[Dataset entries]
%%
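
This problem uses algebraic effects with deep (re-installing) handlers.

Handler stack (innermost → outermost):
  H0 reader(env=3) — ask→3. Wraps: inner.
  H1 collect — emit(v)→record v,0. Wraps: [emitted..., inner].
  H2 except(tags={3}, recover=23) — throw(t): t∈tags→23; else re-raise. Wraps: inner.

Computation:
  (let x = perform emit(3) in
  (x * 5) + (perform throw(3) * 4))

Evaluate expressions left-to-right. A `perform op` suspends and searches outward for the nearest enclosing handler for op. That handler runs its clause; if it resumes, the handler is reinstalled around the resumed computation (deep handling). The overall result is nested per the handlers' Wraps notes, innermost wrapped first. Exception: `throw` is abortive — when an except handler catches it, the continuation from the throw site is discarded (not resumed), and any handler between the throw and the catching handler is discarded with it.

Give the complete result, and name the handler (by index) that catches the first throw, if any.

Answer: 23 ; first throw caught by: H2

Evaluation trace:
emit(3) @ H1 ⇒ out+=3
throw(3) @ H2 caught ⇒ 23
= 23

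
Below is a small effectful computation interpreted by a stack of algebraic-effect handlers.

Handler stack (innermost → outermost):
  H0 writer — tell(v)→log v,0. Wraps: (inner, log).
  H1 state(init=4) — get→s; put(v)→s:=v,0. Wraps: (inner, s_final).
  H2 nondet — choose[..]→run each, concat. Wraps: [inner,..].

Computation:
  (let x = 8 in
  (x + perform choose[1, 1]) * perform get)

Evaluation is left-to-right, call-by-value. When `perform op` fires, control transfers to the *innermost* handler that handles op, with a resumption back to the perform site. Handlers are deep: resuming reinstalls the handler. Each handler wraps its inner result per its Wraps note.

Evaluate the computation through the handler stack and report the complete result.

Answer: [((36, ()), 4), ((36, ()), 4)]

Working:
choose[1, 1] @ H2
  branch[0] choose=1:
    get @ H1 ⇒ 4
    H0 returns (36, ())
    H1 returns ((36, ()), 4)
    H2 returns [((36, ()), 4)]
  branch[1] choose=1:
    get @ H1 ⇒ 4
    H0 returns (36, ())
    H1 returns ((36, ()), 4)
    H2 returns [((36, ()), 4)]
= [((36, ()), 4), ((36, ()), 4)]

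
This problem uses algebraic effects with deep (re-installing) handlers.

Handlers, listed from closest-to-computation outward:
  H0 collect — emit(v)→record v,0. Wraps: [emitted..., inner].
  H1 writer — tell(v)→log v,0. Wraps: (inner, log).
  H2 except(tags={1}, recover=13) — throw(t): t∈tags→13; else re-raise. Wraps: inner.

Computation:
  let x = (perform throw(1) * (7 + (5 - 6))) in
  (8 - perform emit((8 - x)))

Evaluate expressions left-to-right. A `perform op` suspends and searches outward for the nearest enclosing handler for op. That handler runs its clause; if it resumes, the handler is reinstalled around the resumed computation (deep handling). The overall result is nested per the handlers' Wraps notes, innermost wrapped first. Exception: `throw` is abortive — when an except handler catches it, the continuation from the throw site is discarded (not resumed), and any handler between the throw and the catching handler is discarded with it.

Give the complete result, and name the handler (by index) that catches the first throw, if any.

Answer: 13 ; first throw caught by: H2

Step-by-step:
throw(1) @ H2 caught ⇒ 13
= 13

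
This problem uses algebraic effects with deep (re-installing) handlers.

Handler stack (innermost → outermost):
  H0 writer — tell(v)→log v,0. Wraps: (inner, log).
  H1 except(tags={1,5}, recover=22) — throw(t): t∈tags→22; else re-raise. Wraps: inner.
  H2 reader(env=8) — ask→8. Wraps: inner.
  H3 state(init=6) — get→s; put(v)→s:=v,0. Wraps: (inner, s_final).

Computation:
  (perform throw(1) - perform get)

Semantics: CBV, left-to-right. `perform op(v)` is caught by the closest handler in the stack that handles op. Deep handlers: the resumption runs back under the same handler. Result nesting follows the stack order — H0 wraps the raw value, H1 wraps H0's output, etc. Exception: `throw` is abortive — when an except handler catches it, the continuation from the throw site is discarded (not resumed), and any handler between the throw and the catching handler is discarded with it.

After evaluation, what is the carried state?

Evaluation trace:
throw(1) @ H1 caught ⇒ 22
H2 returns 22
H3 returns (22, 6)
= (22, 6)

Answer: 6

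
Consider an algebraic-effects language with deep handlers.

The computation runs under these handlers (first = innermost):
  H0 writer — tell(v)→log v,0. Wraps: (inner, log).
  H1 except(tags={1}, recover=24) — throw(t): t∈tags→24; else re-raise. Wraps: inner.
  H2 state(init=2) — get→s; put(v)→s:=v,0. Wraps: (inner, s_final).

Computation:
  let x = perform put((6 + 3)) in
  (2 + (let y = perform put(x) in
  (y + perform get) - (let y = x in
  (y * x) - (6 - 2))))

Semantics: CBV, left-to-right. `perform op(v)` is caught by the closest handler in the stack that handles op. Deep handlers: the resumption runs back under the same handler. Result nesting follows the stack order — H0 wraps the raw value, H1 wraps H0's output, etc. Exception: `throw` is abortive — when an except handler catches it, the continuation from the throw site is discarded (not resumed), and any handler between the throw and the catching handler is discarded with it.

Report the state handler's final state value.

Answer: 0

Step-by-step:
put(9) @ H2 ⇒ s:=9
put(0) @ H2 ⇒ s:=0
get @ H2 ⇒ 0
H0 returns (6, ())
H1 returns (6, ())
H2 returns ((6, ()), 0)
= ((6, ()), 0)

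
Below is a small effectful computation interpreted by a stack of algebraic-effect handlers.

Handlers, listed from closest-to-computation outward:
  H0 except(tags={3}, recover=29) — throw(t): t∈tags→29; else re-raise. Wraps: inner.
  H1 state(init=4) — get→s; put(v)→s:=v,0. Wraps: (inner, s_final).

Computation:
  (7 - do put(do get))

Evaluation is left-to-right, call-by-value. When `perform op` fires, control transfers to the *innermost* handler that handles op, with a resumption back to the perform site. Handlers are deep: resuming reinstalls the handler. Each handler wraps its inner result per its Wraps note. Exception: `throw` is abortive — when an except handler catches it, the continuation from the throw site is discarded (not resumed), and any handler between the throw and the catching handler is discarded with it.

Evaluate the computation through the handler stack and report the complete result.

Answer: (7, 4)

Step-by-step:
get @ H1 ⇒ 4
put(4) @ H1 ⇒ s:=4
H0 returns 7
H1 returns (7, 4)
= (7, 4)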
%%
**HOW TO COMPLETE THIS TASK**
Every entry above must be reproduced word for word.

**SOLUTION TO THE EXERCISE**
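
This problem uses algebraic effects with deep (re-installing) handlers.

Handler stack (innermost → outermost):
  H0 reader(env=3) — ask→3. Wraps: inner.
  H1 collect — emit(v)→record v,0. Wraps: [emitted..., inner].
  H2 except(tags={3}, recover=23) — throw(t): t∈tags→23; else re-raise. Wraps: inner.

Computation:
  (let x = perform emit(3) in
  (x * 5) + (perform throw(3) * 4))

Evaluate expressions left-to-right. A `perform op` suspends and searches outward for the nearest enclosing handler for op. That handler runs its clause; if it resumes, the handler is reinstalled around the resumed computation (deep handling). The overall result is nested per the handlers' Wraps notes, innermost wrapped first. Exception: `throw` is abortive — when an except handler catches it, the continuation from the throw site is discarded (not resumed), and any handler between the throw and the catching handler is discarded with it.

Give the complete result, and name the handler (by index) that catches the first throw, if any.

Answer: 23 ; first throw caught by: H2

Evaluation trace:
emit(3) @ H1 ⇒ out+=3
throw(3) @ H2 caught ⇒ 23
= 23

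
Below is a small effectful computation interpreted by a stack of algebraic-effect handlers.

Handler stack (innermost → outermost):
  H0 writer — tell(v)→log v,0. Wraps: (inner, log).
  H1 state(init=4) — get→s; put(v)→s:=v,0. Wraps: (inner, s_final).
  H2 nondet — choose[..]→run each, concat. Wraps: [inner,..].

Computation:
  (let x = 8 in
  (x + perform choose[1, 1]) * perform get)

Evaluation is left-to-right, call-by-value. When `perform op` fires, control transfers to the *innermost* handler that handles op, with a resumption back to the perform site. Handlers are deep: resuming reinstalls the handler. Each handler wraps its inner result per its Wraps note.

Evaluate the computation through the handler stack and report the complete result.

Answer: [((36, ()), 4), ((36, ()), 4)]

Working:
choose[1, 1] @ H2
  branch[0] choose=1:
    get @ H1 ⇒ 4
    H0 returns (36, ())
    H1 returns ((36, ()), 4)
    H2 returns [((36, ()), 4)]
  branch[1] choose=1:
    get @ H1 ⇒ 4
    H0 returns (36, ())
    H1 returns ((36, ()), 4)
    H2 returns [((36, ()), 4)]
= [((36, ()), 4), ((36, ()), 4)]

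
This problem uses algebraic effects with deep (re-installing) handlers.

Handlers, listed from closest-to-computation outward:
  H0 collect — emit(v)→record v,0. Wraps: [emitted..., inner].
  H1 writer — tell(v)→log v,0. Wraps: (inner, log).
  H2 except(tags={1}, recover=13) — throw(t): t∈tags→13; else re-raise. Wraps: inner.

Computation:
  let x = (perform throw(1) * (7 + (5 - 6))) in
  (8 - perform emit((8 - x)))

Evaluate expressions left-to-right. A `perform op` suspends and searches outward for the nearest enclosing handler for op. That handler runs its clause; if it resumes, the handler is reinstalled around the resumed computation (deep handling). The overall result is nested per the handlers' Wraps notes, innermost wrapped first. Exception: `throw` is abortive — when an except handler catches it, the continuation from the throw site is discarded (not resumed), and any handler between the throw and the catching handler is discarded with it.

Give the complete result, and name the handler (by index) that catches the first throw, if any.

Answer: 13 ; first throw caught by: H2

Step-by-step:
throw(1) @ H2 caught ⇒ 13
= 13

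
This problem uses algebraic effects with deep (re-installing) handlers.

Handler stack (innermost → outermost):
  H0 writer — tell(v)→log v,0. Wraps: (inner, log).
  H1 except(tags={1,5}, recover=22) — throw(t): t∈tags→22; else re-raise. Wraps: inner.
  H2 reader(env=8) — ask→8. Wraps: inner.
  H3 state(init=6) — get→s; put(v)→s:=v,0. Wraps: (inner, s_final).

Computation:
  (perform throw(1) - perform get)

Semantics: CBV, left-to-right. `perform op(v)` is caught by the closest handler in the stack that handles op. Deep handlers: the resumption runs back under the same handler. Result nesting follows the stack order — H0 wraps the raw value, H1 wraps H0's output, etc. Exception: `throw` is abortive — when an except handler catches it, the continuation from the throw site is discarded (not resumed), and any handler between the throw and the catching handler is discarded with it.

After evaluation, what is the carried state?

Evaluation trace:
throw(1) @ H1 caught ⇒ 22
H2 returns 22
H3 returns (22, 6)
= (22, 6)

Answer: 6

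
Consider an algebraic-effects language with deep handlers.

The computation runs under these handlers (first = innermost):
  H0 writer — tell(v)→log v,0. Wraps: (inner, log).
  H1 except(tags={1}, recover=24) — throw(t): t∈tags→24; else re-raise. Wraps: inner.
  H2 state(init=2) — get→s; put(v)→s:=v,0. Wraps: (inner, s_final).

Computation:
  let x = perform put((6 + 3)) in
  (2 + (let y = perform put(x) in
  (y + perform get) - (let y = x in
  (y * x) - (6 - 2))))

Semantics: CBV, left-to-right. `perform op(v)` is caught by the closest handler in the stack that handles op. Deep handlers: the resumption runs back under the same handler. Result nesting follows the stack order — H0 wraps the raw value, H1 wraps H0's output, etc. Exception: `throw` is abortive — when an except handler catches it, the continuation from the throw site is discarded (not resumed), and any handler between the throw and the catching handler is discarded with it.

Report the state handler's final state value.

Answer: 0

Step-by-step:
put(9) @ H2 ⇒ s:=9
put(0) @ H2 ⇒ s:=0
get @ H2 ⇒ 0
H0 returns (6, ())
H1 returns (6, ())
H2 returns ((6, ()), 0)
= ((6, ()), 0)

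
Below is a small effectful computation interpreted by a stack of algebraic-effect handlers.

Handlers, listed from closest-to-computation outward:
  H0 except(tags={3}, recover=29) — throw(t): t∈tags→29; else re-raise. Wraps: inner.
  H1 state(init=4) — get→s; put(v)→s:=v,0. Wraps: (inner, s_final).

Computation:
  (7 - do put(do get))

Evaluation is left-to-right, call-by-value. When `perform op` fires, control transfers to the *innermost* handler that handles op, with a resumption back to the perform site. Handlers are deep: resuming reinstalls the handler. Each handler wraps its inner result per its Wraps note. Exception: `throw` is abortive — when an except handler catches it, the continuation from the throw site is discarded (not resumed), and any handler between the throw and the catching handler is discarded with it.

Evaluate the computation through the handler stack and report the complete result.

Answer: (7, 4)

Step-by-step:
get @ H1 ⇒ 4
put(4) @ H1 ⇒ s:=4
H0 returns 7
H1 returns (7, 4)
= (7, 4)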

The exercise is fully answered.